▶ Instructions for the task:
Here you must reproduce each line of the data exactly.

▶ Working data:

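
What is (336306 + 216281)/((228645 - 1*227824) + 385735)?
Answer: 552587/386556 ≈ 1.4295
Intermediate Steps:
(336306 + 216281)/((228645 - 1*227824) + 385735) = 552587/((228645 - 227824) + 385735) = 552587/(821 + 385735) = 552587/386556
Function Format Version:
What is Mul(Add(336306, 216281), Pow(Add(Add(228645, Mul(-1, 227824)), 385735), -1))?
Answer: Rational(552587, 386556) ≈ 1.4295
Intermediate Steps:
Mul(Add(336306, 216281), Pow(Add(Add(228645, Mul(-1, 227824)), 385735), -1)) = Mul(552587, Pow(Add(Add(228645, -227824), 385735), -1)) = Mul(552587, Pow(Add(821, 385735), -1)) = Mul(552587, Pow(386556, -1)) = Mul(552587, Rational(1, 386556)) = Rational(552587, 386556)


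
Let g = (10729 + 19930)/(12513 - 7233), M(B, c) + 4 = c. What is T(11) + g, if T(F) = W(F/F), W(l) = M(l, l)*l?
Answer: 14819/5280 ≈ 2.8066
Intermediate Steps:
M(B, c) = -4 + c
W(l) = l*(-4 + l) (W(l) = (-4 + l)*l = l*(-4 + l))
T(F) = -3 (T(F) = (F/F)*(-4 + F/F) = 1*(-4 + 1) = 1*(-3) = -3)
g = 30659/5280 ≈ 5.8066
T(11) + g = -3 + 30659/5280 = 14819/5280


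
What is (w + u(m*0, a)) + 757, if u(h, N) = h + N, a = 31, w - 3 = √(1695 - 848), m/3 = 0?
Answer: 791 + 11*√7 ≈ 820.10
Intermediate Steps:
m = 0 (m = 3*0 = 0)
w = 3 + 11*√7 (w = 3 + √(1695 - 848) = 3 + √847 = 3 + 11*√7 ≈ 32.103)
u(h, N) = N + h
(w + u(m*0, a)) + 757 = ((3 + 11*√7) + (31 + 0*0)) + 757 = ((3 + 11*√7) + (31 + 0)) + 757 = ((3 + 11*√7) + 31) + 757 = (34 + 11*√7) + 757 = 791 + 11*√7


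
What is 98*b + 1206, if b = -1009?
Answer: -97676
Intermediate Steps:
98*b + 1206 = 98*(-1009) + 1206 = -98882 + 1206 = -97676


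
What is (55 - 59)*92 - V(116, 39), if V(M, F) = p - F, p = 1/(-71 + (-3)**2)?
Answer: -20397/62 ≈ -328.98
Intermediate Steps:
p = -1/62 (p = 1/(-71 + 9) = 1/(-62) = -1/62 ≈ -0.016129)
V(M, F) = -1/62 - F
(55 - 59)*92 - V(116, 39) = (55 - 59)*92 - (-1/62 - 1*39) = -4*92 - (-1/62 - 39) = -368 - 1*(-2419/62) = -368 + 2419/62 = -20397/62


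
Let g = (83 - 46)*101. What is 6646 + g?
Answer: 10383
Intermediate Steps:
g = 3737 (g = 37*101 = 3737)
6646 + g = 6646 + 3737 = 10383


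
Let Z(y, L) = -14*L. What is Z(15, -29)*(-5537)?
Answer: -2248022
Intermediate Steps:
Z(15, -29)*(-5537) = -14*(-29)*(-5537) = 406*(-5537) = -2248022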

▶ Written response:
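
What is (336306 + 216281)/((228645 - 1*227824) + 385735)?
Answer: 552587/386556 ≈ 1.4295
Intermediate Steps:
(336306 + 216281)/((228645 - 1*227824) + 385735) = 552587/((228645 - 227824) + 385735) = 552587/(821 + 385735) = 552587/386556
Function Format Version:
What is Mul(Add(336306, 216281), Pow(Add(Add(228645, Mul(-1, 227824)), 385735), -1))?
Answer: Rational(552587, 386556) ≈ 1.4295
Intermediate Steps:
Mul(Add(336306, 216281), Pow(Add(Add(228645, Mul(-1, 227824)), 385735), -1)) = Mul(552587, Pow(Add(Add(228645, -227824), 385735), -1)) = Mul(552587, Pow(Add(821, 385735), -1)) = Mul(552587, Pow(386556, -1)) = Mul(552587, Rational(1, 386556)) = Rational(552587, 386556)


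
Let g = (10729 + 19930)/(12513 - 7233), M(B, c) + 4 = c. What is T(11) + g, if T(F) = W(F/F), W(l) = M(l, l)*l?
Answer: 14819/5280 ≈ 2.8066
Intermediate Steps:
M(B, c) = -4 + c
W(l) = l*(-4 + l) (W(l) = (-4 + l)*l = l*(-4 + l))
T(F) = -3 (T(F) = (F/F)*(-4 + F/F) = 1*(-4 + 1) = 1*(-3) = -3)
g = 30659/5280 ≈ 5.8066
T(11) + g = -3 + 30659/5280 = 14819/5280


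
What is (w + u(m*0, a)) + 757, if u(h, N) = h + N, a = 31, w - 3 = √(1695 - 848), m/3 = 0?
Answer: 791 + 11*√7 ≈ 820.10
Intermediate Steps:
m = 0 (m = 3*0 = 0)
w = 3 + 11*√7 (w = 3 + √(1695 - 848) = 3 + √847 = 3 + 11*√7 ≈ 32.103)
u(h, N) = N + h
(w + u(m*0, a)) + 757 = ((3 + 11*√7) + (31 + 0*0)) + 757 = ((3 + 11*√7) + (31 + 0)) + 757 = ((3 + 11*√7) + 31) + 757 = (34 + 11*√7) + 757 = 791 + 11*√7


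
What is 98*b + 1206, if b = -1009?
Answer: -97676
Intermediate Steps:
98*b + 1206 = 98*(-1009) + 1206 = -98882 + 1206 = -97676


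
What is (55 - 59)*92 - V(116, 39), if V(M, F) = p - F, p = 1/(-71 + (-3)**2)?
Answer: -20397/62 ≈ -328.98
Intermediate Steps:
p = -1/62 (p = 1/(-71 + 9) = 1/(-62) = -1/62 ≈ -0.016129)
V(M, F) = -1/62 - F
(55 - 59)*92 - V(116, 39) = (55 - 59)*92 - (-1/62 - 1*39) = -4*92 - (-1/62 - 39) = -368 - 1*(-2419/62) = -368 + 2419/62 = -20397/62


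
Let g = (83 - 46)*101. What is 6646 + g?
Answer: 10383
Intermediate Steps:
g = 3737 (g = 37*101 = 3737)
6646 + g = 6646 + 3737 = 10383


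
Let Z(y, L) = -14*L. What is Z(15, -29)*(-5537)?
Answer: -2248022
Intermediate Steps:
Z(15, -29)*(-5537) = -14*(-29)*(-5537) = 406*(-5537) = -2248022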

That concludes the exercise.